>>>>

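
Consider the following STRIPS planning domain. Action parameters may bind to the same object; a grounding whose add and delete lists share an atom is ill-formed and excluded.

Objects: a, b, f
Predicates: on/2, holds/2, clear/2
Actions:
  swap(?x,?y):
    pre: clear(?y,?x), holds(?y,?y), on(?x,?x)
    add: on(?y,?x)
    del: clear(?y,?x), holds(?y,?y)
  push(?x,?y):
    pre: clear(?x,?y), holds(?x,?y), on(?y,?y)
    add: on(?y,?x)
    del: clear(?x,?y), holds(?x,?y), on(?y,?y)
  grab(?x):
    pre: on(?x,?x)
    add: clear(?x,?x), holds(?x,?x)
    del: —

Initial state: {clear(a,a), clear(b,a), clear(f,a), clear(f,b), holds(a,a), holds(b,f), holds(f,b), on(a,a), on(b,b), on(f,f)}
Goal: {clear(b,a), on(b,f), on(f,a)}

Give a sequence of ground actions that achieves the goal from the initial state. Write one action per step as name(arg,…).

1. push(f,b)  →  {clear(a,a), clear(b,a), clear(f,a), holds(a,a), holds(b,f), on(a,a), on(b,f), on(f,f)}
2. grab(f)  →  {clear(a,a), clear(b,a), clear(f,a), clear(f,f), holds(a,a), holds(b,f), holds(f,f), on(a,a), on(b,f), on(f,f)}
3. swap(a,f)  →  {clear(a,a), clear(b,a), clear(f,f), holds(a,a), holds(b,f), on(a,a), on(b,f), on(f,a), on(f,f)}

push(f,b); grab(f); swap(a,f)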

<<<<
>>>>

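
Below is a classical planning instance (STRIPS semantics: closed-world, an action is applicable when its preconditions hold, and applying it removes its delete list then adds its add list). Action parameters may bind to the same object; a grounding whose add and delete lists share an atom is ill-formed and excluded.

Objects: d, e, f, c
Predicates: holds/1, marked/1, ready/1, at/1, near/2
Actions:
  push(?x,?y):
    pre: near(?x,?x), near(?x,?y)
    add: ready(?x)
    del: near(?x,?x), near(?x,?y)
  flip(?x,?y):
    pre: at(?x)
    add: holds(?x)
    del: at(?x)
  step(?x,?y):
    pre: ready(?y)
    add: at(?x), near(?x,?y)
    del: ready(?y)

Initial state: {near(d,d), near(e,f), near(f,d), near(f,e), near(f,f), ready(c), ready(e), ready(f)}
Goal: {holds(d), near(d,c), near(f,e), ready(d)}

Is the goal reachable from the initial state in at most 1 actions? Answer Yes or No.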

<<<<

**REQUIRED WORK:** Give back exactly the lines above, from the line containing "add: holds(?x)" through the line containing "Is the goal", with both end lines and nothing more.

**SOLUTION TO THIS TASK:**
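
    add: holds(?x)
    del: at(?x)
  step(?x,?y):
    pre: ready(?y)
    add: at(?x), near(?x,?y)
    del: ready(?y)

Initial state: {near(d,d), near(e,f), near(f,d), near(f,e), near(f,f), ready(c), ready(e), ready(f)}
Goal: {holds(d), near(d,c), near(f,e), ready(d)}

Is the goal reachable from the initial state in at most 1 actions? Answer Yes or No.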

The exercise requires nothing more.